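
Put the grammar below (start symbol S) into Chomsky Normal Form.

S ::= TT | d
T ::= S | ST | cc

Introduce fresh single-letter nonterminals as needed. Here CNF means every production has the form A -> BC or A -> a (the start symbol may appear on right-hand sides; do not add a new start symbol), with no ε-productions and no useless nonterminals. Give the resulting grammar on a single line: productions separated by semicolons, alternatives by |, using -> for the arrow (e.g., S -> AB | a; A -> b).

No ε-productions.
After unit-elimination: S -> d | TT; T -> d | ST | TT | cc.
TERM: introduce A -> c and substitute in every rule of length ≥2.

S -> d | TT; A -> c; T -> d | AA | ST | TT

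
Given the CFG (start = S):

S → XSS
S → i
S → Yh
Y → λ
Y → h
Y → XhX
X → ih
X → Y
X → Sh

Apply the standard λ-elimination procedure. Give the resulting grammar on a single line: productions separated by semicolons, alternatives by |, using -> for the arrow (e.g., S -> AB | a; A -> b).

S -> h | i | SS | Yh | XSS; X -> Y | Sh | ih; Y -> h | Xh | hX | XhX

Nullable set: {X, Y}.
S -> XSS: X nullable, giving SS | XSS.
S -> Yh: Y nullable, giving Yh | h.
X -> Y: Y nullable, giving Y.
Drop Y -> λ.
Y -> XhX: X, X nullable, giving Xh | XhX | h | hX.
Unchanged (no nullable symbols): S -> i; X -> Sh; X -> ih; Y -> h.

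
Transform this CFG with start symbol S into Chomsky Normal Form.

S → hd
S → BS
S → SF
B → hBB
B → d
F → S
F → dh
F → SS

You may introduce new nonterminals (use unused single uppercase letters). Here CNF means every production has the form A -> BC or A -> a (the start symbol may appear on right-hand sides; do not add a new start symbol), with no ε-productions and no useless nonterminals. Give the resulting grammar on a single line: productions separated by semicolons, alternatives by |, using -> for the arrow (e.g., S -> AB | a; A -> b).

S -> AC | BS | SF; A -> h; B -> d | AD; C -> d; D -> BB; F -> AC | BS | CA | SF | SS

No ε-productions.
After unit-elimination: S -> BS | SF | hd; B -> d | hBB; F -> BS | SF | SS | dh | hd.
TERM: introduce C -> d, A -> h and substitute in every rule of length ≥2.
BIN: B -> ABB becomes B -> AD, D -> BB.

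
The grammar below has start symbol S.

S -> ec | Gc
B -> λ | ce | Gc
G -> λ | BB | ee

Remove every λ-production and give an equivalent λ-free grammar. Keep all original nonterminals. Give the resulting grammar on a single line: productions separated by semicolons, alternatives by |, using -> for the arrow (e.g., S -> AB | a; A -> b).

Nullable set: {B, G}.
S -> Gc: G nullable, giving Gc | c.
Drop B -> λ.
B -> Gc: G nullable, giving Gc | c.
Drop G -> λ.
G -> BB: B, B nullable, giving B | BB.
Unchanged (no nullable symbols): S -> ec; B -> ce; G -> ee.

S -> c | Gc | ec; B -> c | Gc | ce; G -> B | BB | ee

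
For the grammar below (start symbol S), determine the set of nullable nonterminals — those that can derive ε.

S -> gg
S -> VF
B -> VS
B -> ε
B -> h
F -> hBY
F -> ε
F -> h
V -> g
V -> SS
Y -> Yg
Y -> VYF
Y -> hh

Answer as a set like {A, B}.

Directly nullable (have an ε-rule): {B, F}.
Not nullable: S, V, Y — each has a terminal in every rule's right-hand side or depends on a non-nullable symbol.

{B, F}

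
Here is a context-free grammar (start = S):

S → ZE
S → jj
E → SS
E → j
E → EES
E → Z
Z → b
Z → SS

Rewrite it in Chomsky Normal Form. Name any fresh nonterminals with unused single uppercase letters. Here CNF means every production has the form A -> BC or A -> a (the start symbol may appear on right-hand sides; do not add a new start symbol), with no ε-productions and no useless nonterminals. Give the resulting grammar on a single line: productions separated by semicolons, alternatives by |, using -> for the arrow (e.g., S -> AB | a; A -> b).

No ε-productions.
After unit-elimination: S -> ZE | jj; E -> b | j | SS | EES; Z -> b | SS.
TERM: introduce A -> j and substitute in every rule of length ≥2.
BIN: E -> EES becomes E -> EB, B -> ES.

S -> AA | ZE; A -> j; B -> ES; E -> b | j | EB | SS; Z -> b | SS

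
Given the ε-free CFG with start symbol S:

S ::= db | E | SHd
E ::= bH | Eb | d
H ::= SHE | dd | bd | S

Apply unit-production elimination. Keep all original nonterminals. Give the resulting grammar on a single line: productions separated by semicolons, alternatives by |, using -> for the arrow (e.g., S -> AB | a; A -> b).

Unit productions: H->S, S->E.
Unit pairs (A ⇒* B via units): (H,E), (H,S), (S,E).
S: inherits non-unit rules of {E, S} → Eb | SHd | bH | d | db.
E: inherits non-unit rules of {E} → Eb | bH | d.
H: inherits non-unit rules of {E, H, S} → Eb | SHE | SHd | bH | bd | d | db | dd.

S -> d | Eb | bH | db | SHd; E -> d | Eb | bH; H -> d | Eb | bH | bd | db | dd | SHE | SHd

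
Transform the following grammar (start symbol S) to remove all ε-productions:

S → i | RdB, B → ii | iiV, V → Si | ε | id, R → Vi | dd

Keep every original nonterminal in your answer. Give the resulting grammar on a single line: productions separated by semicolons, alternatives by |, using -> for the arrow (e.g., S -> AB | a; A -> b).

Nullable set: {V}.
B -> iiV: V nullable, giving ii | iiV.
R -> Vi: V nullable, giving Vi | i.
Drop V -> ε.
Unchanged (no nullable symbols): S -> RdB; S -> i; B -> ii; R -> dd; V -> Si; V -> id.

S -> i | RdB; B -> ii | iiV; R -> i | Vi | dd; V -> Si | id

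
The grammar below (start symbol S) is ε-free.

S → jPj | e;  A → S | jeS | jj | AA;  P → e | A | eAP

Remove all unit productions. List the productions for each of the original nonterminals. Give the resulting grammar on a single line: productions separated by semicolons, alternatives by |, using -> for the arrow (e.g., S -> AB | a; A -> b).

S -> e | jPj; A -> e | AA | jj | jPj | jeS; P -> e | AA | jj | eAP | jPj | jeS

Unit productions: A->S, P->A.
Unit pairs (A ⇒* B via units): (A,S), (P,A), (P,S).
S: inherits non-unit rules of {S} → e | jPj.
A: inherits non-unit rules of {A, S} → AA | e | jPj | jeS | jj.
P: inherits non-unit rules of {A, P, S} → AA | e | eAP | jPj | jeS | jj.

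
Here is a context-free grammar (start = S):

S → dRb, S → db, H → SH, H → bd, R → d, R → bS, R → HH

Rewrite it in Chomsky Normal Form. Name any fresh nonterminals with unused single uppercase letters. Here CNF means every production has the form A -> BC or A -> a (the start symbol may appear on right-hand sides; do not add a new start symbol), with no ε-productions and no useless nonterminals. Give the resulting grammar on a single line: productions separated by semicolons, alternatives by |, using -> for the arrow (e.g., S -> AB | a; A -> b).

No ε-productions.
No unit productions to eliminate.
TERM: introduce A -> b, B -> d and substitute in every rule of length ≥2.
BIN: S -> BRA becomes S -> BC, C -> RA.

S -> BA | BC; A -> b; B -> d; C -> RA; H -> AB | SH; R -> d | AS | HH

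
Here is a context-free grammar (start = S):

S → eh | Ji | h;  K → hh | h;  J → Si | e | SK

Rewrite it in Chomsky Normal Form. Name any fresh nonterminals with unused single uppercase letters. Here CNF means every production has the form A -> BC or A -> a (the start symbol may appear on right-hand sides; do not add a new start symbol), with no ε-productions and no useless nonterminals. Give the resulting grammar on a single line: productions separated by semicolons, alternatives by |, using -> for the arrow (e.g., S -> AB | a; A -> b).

S -> h | CB | JA; A -> i; B -> h; C -> e; J -> e | SA | SK; K -> h | BB

No ε-productions.
No unit productions to eliminate.
TERM: introduce C -> e, B -> h, A -> i and substitute in every rule of length ≥2.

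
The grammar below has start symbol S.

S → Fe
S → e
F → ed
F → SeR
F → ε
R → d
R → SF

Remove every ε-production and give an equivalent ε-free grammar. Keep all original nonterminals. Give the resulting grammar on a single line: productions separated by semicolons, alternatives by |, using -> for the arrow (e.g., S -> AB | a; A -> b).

S -> e | Fe; F -> ed | SeR; R -> S | d | SF

Nullable set: {F}.
S -> Fe: F nullable, giving Fe | e.
Drop F -> ε.
R -> SF: F nullable, giving S | SF.
Unchanged (no nullable symbols): S -> e; F -> SeR; F -> ed; R -> d.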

AIM OF THE EXERCISE —
Match on "below" and copy out every line of the entries that contains it.

EXERCISE SOLUTION —
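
Put the grammar below (start symbol S) into Chomsky Normal Form.
The grammar below has start symbol S.
For the grammar below (start symbol S), determine the set of nullable nonterminals — those that can derive ε.
The grammar below (start symbol S) is ε-free.
The grammar below has start symbol S.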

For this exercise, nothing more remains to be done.